▶ **Task objective**
Your task is to copy the stretch of lines in the records below that begins with the line containing "A thermos holds 114" and ends with the line containing "72.66 g of milk", exactly as written, with nothing added.

▶ **Data for processing**
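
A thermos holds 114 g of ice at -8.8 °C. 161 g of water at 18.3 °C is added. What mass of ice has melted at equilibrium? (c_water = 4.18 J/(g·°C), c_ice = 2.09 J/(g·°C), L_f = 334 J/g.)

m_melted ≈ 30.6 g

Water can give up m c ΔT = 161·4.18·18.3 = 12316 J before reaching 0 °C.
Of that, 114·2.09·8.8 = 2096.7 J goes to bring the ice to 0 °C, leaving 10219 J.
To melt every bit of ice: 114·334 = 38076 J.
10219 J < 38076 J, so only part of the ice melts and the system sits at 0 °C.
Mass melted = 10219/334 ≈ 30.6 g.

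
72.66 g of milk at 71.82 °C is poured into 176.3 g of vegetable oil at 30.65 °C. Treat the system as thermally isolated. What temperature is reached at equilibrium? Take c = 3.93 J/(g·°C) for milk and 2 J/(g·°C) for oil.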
* * *
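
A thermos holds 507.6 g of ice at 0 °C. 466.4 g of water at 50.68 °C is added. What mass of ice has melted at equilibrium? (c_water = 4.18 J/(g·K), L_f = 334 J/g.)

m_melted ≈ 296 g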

▶ **Answer to this task**
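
A thermos holds 114 g of ice at -8.8 °C. 161 g of water at 18.3 °C is added. What mass of ice has melted at equilibrium? (c_water = 4.18 J/(g·°C), c_ice = 2.09 J/(g·°C), L_f = 334 J/g.)

m_melted ≈ 30.6 g

Water can give up m c ΔT = 161·4.18·18.3 = 12316 J before reaching 0 °C.
Of that, 114·2.09·8.8 = 2096.7 J goes to bring the ice to 0 °C, leaving 10219 J.
To melt every bit of ice: 114·334 = 38076 J.
10219 J < 38076 J, so only part of the ice melts and the system sits at 0 °C.
Mass melted = 10219/334 ≈ 30.6 g.

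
72.66 g of milk at 71.82 °C is poured into 176.3 g of vegetable oil at 30.65 °C. Treat the system as thermally isolated. What temperature is reached at equilibrium? Take c = 3.93 J/(g·°C) for milk and 2 J/(g·°C) for oil.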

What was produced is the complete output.